# [Assignment]
I need the lines from the one with "arrow 2→3 (2×1): [-186; 164]" through the end of the material, copied exactly and with nothing else included.

The records Start Marker

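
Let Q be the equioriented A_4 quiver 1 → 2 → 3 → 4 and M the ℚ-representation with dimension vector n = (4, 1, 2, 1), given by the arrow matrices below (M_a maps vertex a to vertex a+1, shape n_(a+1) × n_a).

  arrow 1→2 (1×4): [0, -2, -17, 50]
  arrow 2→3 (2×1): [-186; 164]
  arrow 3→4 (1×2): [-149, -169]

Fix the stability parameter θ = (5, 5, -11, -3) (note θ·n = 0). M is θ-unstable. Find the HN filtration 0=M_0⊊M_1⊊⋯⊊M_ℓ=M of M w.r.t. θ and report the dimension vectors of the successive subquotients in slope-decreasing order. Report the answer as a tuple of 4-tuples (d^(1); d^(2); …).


Via rank(M_{q-1}∘⋯∘M_p): M ≅ I[1,1]^3, I[1,4], I[3,3].
μ_θ-semistable layers: μ^(1)=5; μ^(2)=-1; μ^(3)=-11

((3, 0, 0, 0); (1, 1, 1, 1); (0, 0, 1, 0))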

The records End Marker

# [Response]
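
  arrow 2→3 (2×1): [-186; 164]
  arrow 3→4 (1×2): [-149, -169]

Fix the stability parameter θ = (5, 5, -11, -3) (note θ·n = 0). M is θ-unstable. Find the HN filtration 0=M_0⊊M_1⊊⋯⊊M_ℓ=M of M w.r.t. θ and report the dimension vectors of the successive subquotients in slope-decreasing order. Report the answer as a tuple of 4-tuples (d^(1); d^(2); …).


Via rank(M_{q-1}∘⋯∘M_p): M ≅ I[1,1]^3, I[1,4], I[3,3].
μ_θ-semistable layers: μ^(1)=5; μ^(2)=-1; μ^(3)=-11

((3, 0, 0, 0); (1, 1, 1, 1); (0, 0, 1, 0))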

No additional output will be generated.